*** Opening Extracted information ***

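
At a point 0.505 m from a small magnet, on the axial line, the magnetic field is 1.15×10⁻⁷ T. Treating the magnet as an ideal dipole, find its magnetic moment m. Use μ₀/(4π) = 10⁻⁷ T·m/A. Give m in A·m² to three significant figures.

m ≈ 0.0741 A·m²

On axis B = (μ₀/4π)·2m/r³, so m = Br³·4π/(μ₀·2).
m = (1.15×10⁻⁷)·(0.505)³ / (2·10⁻⁷) = 0.07405 A·m².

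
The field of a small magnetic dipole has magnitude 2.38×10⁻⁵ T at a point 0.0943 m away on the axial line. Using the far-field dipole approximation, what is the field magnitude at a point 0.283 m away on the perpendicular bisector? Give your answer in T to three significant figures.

B ≈ 4.40×10⁻⁷ T

Dipole fields scale as 1/r³ in the far field.
The axial field is twice the equatorial field at the same r, so the geometry factor is 1/2.
B₂ = B₁ · (1/2) · (r₁/r₂)³ = 2.38×10⁻⁵ · 0.5 · (0.0943/0.283)³.
(r₁/r₂)³ = (0.3332)³ = 0.037.
B₂ ≈ 4.403×10⁻⁷ T.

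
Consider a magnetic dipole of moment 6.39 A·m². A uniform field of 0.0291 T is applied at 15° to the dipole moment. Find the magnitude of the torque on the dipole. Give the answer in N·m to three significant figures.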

*** Closing Extracted information ***

• [Assigned task] Please output only the lines from the one holding "The field of" to the end of the records, first and last included, exactly as they appear.

• [Response]
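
The field of a small magnetic dipole has magnitude 2.38×10⁻⁵ T at a point 0.0943 m away on the axial line. Using the far-field dipole approximation, what is the field magnitude at a point 0.283 m away on the perpendicular bisector? Give your answer in T to three significant figures.

B ≈ 4.40×10⁻⁷ T

Dipole fields scale as 1/r³ in the far field.
The axial field is twice the equatorial field at the same r, so the geometry factor is 1/2.
B₂ = B₁ · (1/2) · (r₁/r₂)³ = 2.38×10⁻⁵ · 0.5 · (0.0943/0.283)³.
(r₁/r₂)³ = (0.3332)³ = 0.037.
B₂ ≈ 4.403×10⁻⁷ T.

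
Consider a magnetic dipole of moment 6.39 A·m². A uniform field of 0.0291 T is applied at 15° to the dipole moment. Find the magnitude of the torque on the dipole. Give the answer in N·m to three significant figures.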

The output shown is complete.